# Try it
Where a line in the records below includes "What", pull that line out.

# Records shown
-- -- --
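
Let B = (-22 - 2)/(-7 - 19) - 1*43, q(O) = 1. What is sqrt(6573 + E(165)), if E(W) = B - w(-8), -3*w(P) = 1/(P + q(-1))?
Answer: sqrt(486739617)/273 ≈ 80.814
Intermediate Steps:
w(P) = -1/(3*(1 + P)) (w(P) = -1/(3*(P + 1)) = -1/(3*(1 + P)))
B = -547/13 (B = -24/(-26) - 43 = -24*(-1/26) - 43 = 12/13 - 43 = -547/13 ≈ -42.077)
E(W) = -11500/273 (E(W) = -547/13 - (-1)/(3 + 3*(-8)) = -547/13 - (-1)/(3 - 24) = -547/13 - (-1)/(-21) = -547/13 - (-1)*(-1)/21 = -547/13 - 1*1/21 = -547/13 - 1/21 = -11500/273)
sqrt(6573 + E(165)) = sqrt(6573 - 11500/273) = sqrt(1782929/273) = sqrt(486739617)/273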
-- -- --
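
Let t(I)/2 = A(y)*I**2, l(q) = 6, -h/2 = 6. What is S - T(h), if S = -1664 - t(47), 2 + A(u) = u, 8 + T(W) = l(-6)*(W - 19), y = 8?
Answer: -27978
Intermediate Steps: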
-- -- --
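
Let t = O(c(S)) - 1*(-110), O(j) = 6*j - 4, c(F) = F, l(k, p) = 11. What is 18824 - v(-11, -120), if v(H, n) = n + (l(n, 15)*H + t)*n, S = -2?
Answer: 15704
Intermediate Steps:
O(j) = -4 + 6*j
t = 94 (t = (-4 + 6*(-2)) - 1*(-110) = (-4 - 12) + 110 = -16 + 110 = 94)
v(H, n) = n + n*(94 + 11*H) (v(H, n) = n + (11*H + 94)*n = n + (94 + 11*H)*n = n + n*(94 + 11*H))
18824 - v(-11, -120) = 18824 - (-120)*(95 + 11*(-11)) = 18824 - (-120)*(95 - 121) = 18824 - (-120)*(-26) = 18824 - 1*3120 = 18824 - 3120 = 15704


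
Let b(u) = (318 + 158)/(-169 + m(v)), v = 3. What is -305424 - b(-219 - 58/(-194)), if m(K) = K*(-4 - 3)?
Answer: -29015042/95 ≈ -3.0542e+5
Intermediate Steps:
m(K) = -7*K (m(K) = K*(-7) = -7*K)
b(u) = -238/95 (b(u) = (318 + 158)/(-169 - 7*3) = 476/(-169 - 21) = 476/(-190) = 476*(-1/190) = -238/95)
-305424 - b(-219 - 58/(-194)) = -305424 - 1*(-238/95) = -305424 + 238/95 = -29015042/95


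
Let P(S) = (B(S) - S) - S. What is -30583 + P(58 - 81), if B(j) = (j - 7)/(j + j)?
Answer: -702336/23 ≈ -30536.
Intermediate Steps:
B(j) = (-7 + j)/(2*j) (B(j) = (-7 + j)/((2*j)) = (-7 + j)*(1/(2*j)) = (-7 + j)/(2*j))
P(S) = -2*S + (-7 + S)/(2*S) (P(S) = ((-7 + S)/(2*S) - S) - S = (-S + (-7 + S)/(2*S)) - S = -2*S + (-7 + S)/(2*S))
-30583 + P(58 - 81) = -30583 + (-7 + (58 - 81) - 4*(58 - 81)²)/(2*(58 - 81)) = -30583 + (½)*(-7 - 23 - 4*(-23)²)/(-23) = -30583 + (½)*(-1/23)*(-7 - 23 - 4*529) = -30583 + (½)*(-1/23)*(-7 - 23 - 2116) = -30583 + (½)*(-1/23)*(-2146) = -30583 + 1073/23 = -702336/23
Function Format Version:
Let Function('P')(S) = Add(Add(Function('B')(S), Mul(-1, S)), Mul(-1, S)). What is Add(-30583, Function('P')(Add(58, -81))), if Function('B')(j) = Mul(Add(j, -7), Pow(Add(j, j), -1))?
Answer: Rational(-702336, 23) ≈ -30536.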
-- -- --
# Answer for this exercise
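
Let B = (-22 - 2)/(-7 - 19) - 1*43, q(O) = 1. What is sqrt(6573 + E(165)), if E(W) = B - w(-8), -3*w(P) = 1/(P + q(-1))?
Let t(I)/2 = A(y)*I**2, l(q) = 6, -h/2 = 6. What is S - T(h), if S = -1664 - t(47), 2 + A(u) = u, 8 + T(W) = l(-6)*(W - 19), y = 8?
Let t = O(c(S)) - 1*(-110), O(j) = 6*j - 4, c(F) = F, l(k, p) = 11. What is 18824 - v(-11, -120), if v(H, n) = n + (l(n, 15)*H + t)*n, S = -2?
Let b(u) = (318 + 158)/(-169 + m(v)), v = 3. What is -305424 - b(-219 - 58/(-194)), if m(K) = K*(-4 - 3)?
Let P(S) = (B(S) - S) - S. What is -30583 + P(58 - 81), if B(j) = (j - 7)/(j + j)?
Let Function('P')(S) = Add(Add(Function('B')(S), Mul(-1, S)), Mul(-1, S)). What is Add(-30583, Function('P')(Add(58, -81))), if Function('B')(j) = Mul(Add(j, -7), Pow(Add(j, j), -1))?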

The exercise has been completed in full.